◆ WHAT IS NEEDED
Find the line in the material below that contains "An electron in a hydrogen atom transitions", then give it again, with all later lines, exactly as shown.

------ SUPPLIED RECORDS ------

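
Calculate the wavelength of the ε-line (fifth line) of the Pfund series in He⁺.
759.387610 nm

The lines of a series are numbered from the longest wavelength (smallest ΔE) outward; the fifth line is the transition from n = n_f + 5 to n_f.
The Pfund series has all transitions ending at n_f = 5.

For He⁺ (Z = 2), the fifth line (ε-line) is the jump from n = 10 to n = 5:
E_10 = -13.6057 × 2² / 10² = -0.5442280000 eV
E_5 = -13.6057 × 2² / 5² = -2.1769120000 eV
ΔE = E_10 - E_5 = 1.6326840000 eV

λ = hc/E = 1239.84 eV·nm / 1.6326840000 eV
λ = 759.387610 nm

This is the ε-line of the Pfund series in He⁺.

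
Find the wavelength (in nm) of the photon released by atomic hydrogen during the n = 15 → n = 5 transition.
2562.93 nm

First, find the transition energy using E_n = -13.6057 / n² eV:
E_15 = -13.6057 / 15² = -0.06046978 eV
E_5 = -13.6057 / 5² = -0.54422800 eV

Photon energy: |ΔE| = |E_5 - E_15| = 0.48375822 eV

Convert to wavelength using E = hc/λ with hc = 1239.84 eV·nm:
λ = hc/E = 1239.84 eV·nm / 0.48375822 eV
λ = 2562.93 nm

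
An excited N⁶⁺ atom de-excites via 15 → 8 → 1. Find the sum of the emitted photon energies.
663.7163 eV

The energy levels of N⁶⁺ are E_n = -13.6057 × 7² / n² eV.

First transition (15 → 8):
ΔE₁ = |E_8 - E_15|
ΔE₁ = |-10.4168640625 - (-2.9630191111)| = 7.4538450 eV

Second transition (8 → 1):
ΔE₂ = |E_1 - E_8|
ΔE₂ = |-666.6793000000 - (-10.4168640625)| = 656.2624359 eV

Total energy released:
E_total = ΔE₁ + ΔE₂ = 7.4538450 + 656.2624359 = 663.7163 eV

Note: This equals the direct transition 15 → 1: 663.7163 eV ✓
Energy is conserved regardless of the path taken.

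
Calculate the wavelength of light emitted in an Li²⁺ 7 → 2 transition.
44.101 nm

First, find the transition energy using E_n = -13.6057 Z² / n² eV:
E_7 = -13.6057 × 3² / 7² = -2.49901 eV
E_2 = -13.6057 × 3² / 2² = -30.61283 eV

Photon energy: |ΔE| = |E_2 - E_7| = 28.11382 eV

Convert to wavelength using E = hc/λ with hc = 1239.84 eV·nm:
λ = hc/E = 1239.84 eV·nm / 28.11382 eV
λ = 44.101 nm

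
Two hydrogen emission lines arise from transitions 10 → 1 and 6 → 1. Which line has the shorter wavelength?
10 → 1

Calculate the energy for each transition:

Transition 10 → 1:
ΔE₁ = |E_1 - E_10| = |-13.6057/1² - (-13.6057/10²)|
ΔE₁ = |-13.60570000 - (-0.13605700)| = 13.46964 eV

Transition 6 → 1:
ΔE₂ = |E_1 - E_6| = |-13.6057/1² - (-13.6057/6²)|
ΔE₂ = |-13.60570000 - (-0.37793611)| = 13.22776 eV

Since 13.46964 eV > 13.22776 eV, the transition 10 → 1 emits the more energetic photon.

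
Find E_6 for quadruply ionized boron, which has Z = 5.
-9.448 eV

For hydrogen-like ions, the energy levels scale with Z²:
E_n = -13.6057 Z² / n² eV

For B⁴⁺ (Z = 5) at n = 6:
E_6 = -13.6057 × 5² / 6²
E_6 = -13.6057 × 25 / 36
E_6 = -340.1425 / 36
E_6 = -9.448 eV

The energy is 25 times more negative than hydrogen at the same n due to the stronger nuclear charge.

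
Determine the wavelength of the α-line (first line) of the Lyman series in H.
121.502018 nm

The longest wavelength corresponds to the smallest energy transition in the series.
The Lyman series has all transitions ending at n_f = 1.

For H, the first line (α-line) is the jump from n = 2 to n = 1:
E_2 = -13.6057 / 2² = -3.401425000 eV
E_1 = -13.6057 / 1² = -13.605700000 eV
ΔE = E_2 - E_1 = 10.204275000 eV

λ = hc/E = 1239.84 eV·nm / 10.204275000 eV
λ = 121.502018 nm

This is the α-line of the Lyman series in H.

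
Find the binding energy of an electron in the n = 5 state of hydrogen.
0.5442 eV

The ionization energy is the energy needed to remove the electron completely (n → ∞).

For hydrogen, E_n = -13.6057 eV / n².

At n = 5: E_5 = -13.6057 / 5² = -0.5442280 eV
At n = ∞: E_∞ = 0 eV

Ionization energy = E_∞ - E_5 = 0 - (-0.5442280) = 0.5442280 eV
Ionization energy ≈ 0.5442 eV

This is also called the binding energy of the electron in state n = 5.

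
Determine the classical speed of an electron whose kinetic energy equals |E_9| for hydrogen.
2.431e+05 m/s (or 0.081082% of c)

The binding energy at n = 9 for hydrogen is:
E_9 = -13.6057/9² = -0.16797160 eV
|E_9| = 0.16797160 eV

Convert to Joules:
KE = 0.16797160 eV × (1.602177 × 10⁻¹⁹ J/eV) = 2.69120e-20 J

Using KE = ½mv²:
v = √(2·KE/m_e)
v = √(2 × 2.69120e-20 J / 9.10938 × 10⁻³¹ kg)
v = 2.431e+05 m/s

This is approximately 0.081082% the speed of light.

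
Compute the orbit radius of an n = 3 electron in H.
0.47626 nm (or 4.76259 Å)

The Bohr radius formula is:
r_n = n² a₀ / Z

where a₀ = 0.05291772 nm is the Bohr radius.

For H (Z = 1) at n = 3:
r_3 = 3² × 0.05291772 nm / 1
r_3 = 9 × 0.05291772 nm / 1
r_3 = 0.476259 nm / 1
r_3 = 0.47626 nm

The electron orbits at approximately 0.47626 nm from the nucleus.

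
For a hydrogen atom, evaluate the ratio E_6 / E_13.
4.694444

Using E_n = -13.6057 Z² / n² eV with Z = 1:

E_6 = -13.6057 / 6² = -13.6057 / 36 = -0.377936111111 eV
E_13 = -13.6057 / 13² = -13.6057 / 169 = -0.080507100592 eV

The ratio is:
E_6/E_13 = (-0.377936111111) / (-0.080507100592)
E_6/E_13 = (-13.6057/36) / (-13.6057/169)
E_6/E_13 = 169/36
E_6/E_13 = 4.694444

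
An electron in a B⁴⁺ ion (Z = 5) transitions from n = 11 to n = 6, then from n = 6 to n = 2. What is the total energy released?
82.224530 eV

The energy levels of B⁴⁺ are E_n = -13.6057 × 5² / n² eV.

First transition (11 → 6):
ΔE₁ = |E_6 - E_11|
ΔE₁ = |-9.448402777778 - (-2.811095041322)| = 6.637307736 eV

Second transition (6 → 2):
ΔE₂ = |E_2 - E_6|
ΔE₂ = |-85.035625000000 - (-9.448402777778)| = 75.587222222 eV

Total energy released:
E_total = ΔE₁ + ΔE₂ = 6.637307736 + 75.587222222 = 82.224530 eV

Note: This equals the direct transition 11 → 2: 82.224530 eV ✓
Energy is conserved regardless of the path taken.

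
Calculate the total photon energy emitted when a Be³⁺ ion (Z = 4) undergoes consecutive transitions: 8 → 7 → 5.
5.306223 eV

The energy levels of Be³⁺ are E_n = -13.6057 × 4² / n² eV.

First transition (8 → 7):
ΔE₁ = |E_7 - E_8|
ΔE₁ = |-4.442677551020 - (-3.401425000000)| = 1.041252551 eV

Second transition (7 → 5):
ΔE₂ = |E_5 - E_7|
ΔE₂ = |-8.707648000000 - (-4.442677551020)| = 4.264970449 eV

Total energy released:
E_total = ΔE₁ + ΔE₂ = 1.041252551 + 4.264970449 = 5.306223 eV

Note: This equals the direct transition 8 → 5: 5.306223 eV ✓
Energy is conserved regardless of the path taken.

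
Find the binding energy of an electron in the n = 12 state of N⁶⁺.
4.63 eV

The ionization energy is the energy needed to remove the electron completely (n → ∞).

For a hydrogen-like ion with Z = 7, E_n = -13.6057 Z² / n² eV.

At n = 12: E_12 = -13.6057 × 7² / 12² = -4.62972 eV
At n = ∞: E_∞ = 0 eV

Ionization energy = E_∞ - E_12 = 0 - (-4.62972) = 4.62972 eV
Ionization energy ≈ 4.63 eV

This is also called the binding energy of the electron in state n = 12.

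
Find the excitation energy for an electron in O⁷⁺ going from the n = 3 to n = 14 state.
92.309 eV

The energy levels of a hydrogen-like atom are E_n = -13.6057 Z² eV / n².

Energy at n = 3: E_3 = -13.6057 × 8² / 3² = -96.751644 eV
Energy at n = 14: E_14 = -13.6057 × 8² / 14² = -4.442678 eV

The excitation energy is the difference:
ΔE = E_14 - E_3
ΔE = -4.442678 - (-96.751644)
ΔE = 92.309 eV

Since this is positive, energy must be absorbed (photon absorption).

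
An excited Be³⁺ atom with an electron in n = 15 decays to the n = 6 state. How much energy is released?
5.0795 eV

The energy levels are E_n = -13.6057 Z² eV / n².

Energy at n = 15: E_15 = -13.6057 × 4² / 15² = -0.9675164 eV
Energy at n = 6: E_6 = -13.6057 × 4² / 6² = -6.0469778 eV

For emission (electron falling to lower state), the photon energy is:
E_photon = E_15 - E_6 = |-0.9675164 - (-6.0469778)|
E_photon = 5.0795 eV

This energy is carried away by the emitted photon.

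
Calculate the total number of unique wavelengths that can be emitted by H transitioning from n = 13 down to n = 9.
10

The electron can occupy levels n = 9, 10, ..., 13 during de-excitation — that is m = 13 - 9 + 1 = 5 distinct levels.

The number of distinct spectral lines equals the number of ways to choose 2 of these m levels (each pair gives one possible emission transition):

Number of lines = m(m-1)/2 = 5×4/2 = 10

These correspond to all possible transitions between the 5 levels:
13 → 12, 13 → 11, 13 → 10, 13 → 9, 12 → 11, 12 → 10, 12 → 9, 11 → 10...

Each transition produces a photon with a unique energy (and thus wavelength). This count does not depend on Z.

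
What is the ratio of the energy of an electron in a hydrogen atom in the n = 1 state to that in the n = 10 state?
100.00000

Using E_n = -13.6057 Z² / n² eV with Z = 1:

E_1 = -13.6057 / 1² = -13.6057 / 1 = -13.60570000000 eV
E_10 = -13.6057 / 10² = -13.6057 / 100 = -0.13605700000 eV

The ratio is:
E_1/E_10 = (-13.60570000000) / (-0.13605700000)
E_1/E_10 = (-13.6057/1) / (-13.6057/100)
E_1/E_10 = 100/1
E_1/E_10 = 100.00000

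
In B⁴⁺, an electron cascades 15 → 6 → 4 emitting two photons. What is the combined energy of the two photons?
19.75 eV

The energy levels of B⁴⁺ are E_n = -13.6057 × 5² / n² eV.

First transition (15 → 6):
ΔE₁ = |E_6 - E_15|
ΔE₁ = |-9.44840278 - (-1.51174444)| = 7.93666 eV

Second transition (6 → 4):
ΔE₂ = |E_4 - E_6|
ΔE₂ = |-21.25890625 - (-9.44840278)| = 11.81050 eV

Total energy released:
E_total = ΔE₁ + ΔE₂ = 7.93666 + 11.81050 = 19.75 eV

Note: This equals the direct transition 15 → 4: 19.75 eV ✓
Energy is conserved regardless of the path taken.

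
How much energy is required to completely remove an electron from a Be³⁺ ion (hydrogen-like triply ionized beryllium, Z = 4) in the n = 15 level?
0.9675 eV

The ionization energy is the energy needed to remove the electron completely (n → ∞).

For a hydrogen-like ion with Z = 4, E_n = -13.6057 Z² / n² eV.

At n = 15: E_15 = -13.6057 × 4² / 15² = -0.9675164 eV
At n = ∞: E_∞ = 0 eV

Ionization energy = E_∞ - E_15 = 0 - (-0.9675164) = 0.9675164 eV
Ionization energy ≈ 0.9675 eV

This is also called the binding energy of the electron in state n = 15.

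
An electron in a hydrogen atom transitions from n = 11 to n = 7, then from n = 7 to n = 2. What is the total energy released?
3.288981 eV

The energy levels of hydrogen are E_n = -13.6057 / n² eV.

First transition (11 → 7):
ΔE₁ = |E_7 - E_11|
ΔE₁ = |-0.277667346939 - (-0.112443801653)| = 0.165223545 eV

Second transition (7 → 2):
ΔE₂ = |E_2 - E_7|
ΔE₂ = |-3.401425000000 - (-0.277667346939)| = 3.123757653 eV

Total energy released:
E_total = ΔE₁ + ΔE₂ = 0.165223545 + 3.123757653 = 3.288981 eV

Note: This equals the direct transition 11 → 2: 3.288981 eV ✓
Energy is conserved regardless of the path taken.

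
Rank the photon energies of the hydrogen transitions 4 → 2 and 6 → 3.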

------

◆ ANSWER
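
An electron in a hydrogen atom transitions from n = 11 to n = 7, then from n = 7 to n = 2. What is the total energy released?
3.288981 eV

The energy levels of hydrogen are E_n = -13.6057 / n² eV.

First transition (11 → 7):
ΔE₁ = |E_7 - E_11|
ΔE₁ = |-0.277667346939 - (-0.112443801653)| = 0.165223545 eV

Second transition (7 → 2):
ΔE₂ = |E_2 - E_7|
ΔE₂ = |-3.401425000000 - (-0.277667346939)| = 3.123757653 eV

Total energy released:
E_total = ΔE₁ + ΔE₂ = 0.165223545 + 3.123757653 = 3.288981 eV

Note: This equals the direct transition 11 → 2: 3.288981 eV ✓
Energy is conserved regardless of the path taken.

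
Rank the photon energies of the hydrogen transitions 4 → 2 and 6 → 3.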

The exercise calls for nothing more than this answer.